== Segment start ==

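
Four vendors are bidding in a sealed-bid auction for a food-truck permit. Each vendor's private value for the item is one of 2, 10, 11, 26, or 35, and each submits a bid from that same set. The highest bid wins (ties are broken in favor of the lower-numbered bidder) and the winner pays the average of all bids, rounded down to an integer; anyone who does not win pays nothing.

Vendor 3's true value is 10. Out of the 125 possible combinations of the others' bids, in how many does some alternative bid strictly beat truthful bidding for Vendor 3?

8

Others bid (2, 2, 11): truth gives 0; bid 11 gives 4 > 0. Violating.
Others bid (2, 10, 2): truth gives 0; bid 11 gives 4 > 0. Violating.
Others bid (2, 10, 10): truth gives 0; bid 11 gives 2 > 0. Violating.
Others bid (2, 10, 11): truth gives 0; bid 11 gives 2 > 0. Violating.
Others bid (2, 2, 2): truth gives 6; no alternative beats it.
Others bid (2, 2, 10): truth gives 4; no alternative beats it.
(Checking all 125 profiles: 8 have a profitable deviation, 117 do not.)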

== Segment end ==

WORK INSTRUCTIONS: Reproduce the material precisely, including every line.

RESULT OF THE TASK:
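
Four vendors are bidding in a sealed-bid auction for a food-truck permit. Each vendor's private value for the item is one of 2, 10, 11, 26, or 35, and each submits a bid from that same set. The highest bid wins (ties are broken in favor of the lower-numbered bidder) and the winner pays the average of all bids, rounded down to an integer; anyone who does not win pays nothing.

Vendor 3's true value is 10. Out of the 125 possible combinations of the others' bids, in how many does some alternative bid strictly beat truthful bidding for Vendor 3?

8

Others bid (2, 2, 11): truth gives 0; bid 11 gives 4 > 0. Violating.
Others bid (2, 10, 2): truth gives 0; bid 11 gives 4 > 0. Violating.
Others bid (2, 10, 10): truth gives 0; bid 11 gives 2 > 0. Violating.
Others bid (2, 10, 11): truth gives 0; bid 11 gives 2 > 0. Violating.
Others bid (2, 2, 2): truth gives 6; no alternative beats it.
Others bid (2, 2, 10): truth gives 4; no alternative beats it.
(Checking all 125 profiles: 8 have a profitable deviation, 117 do not.)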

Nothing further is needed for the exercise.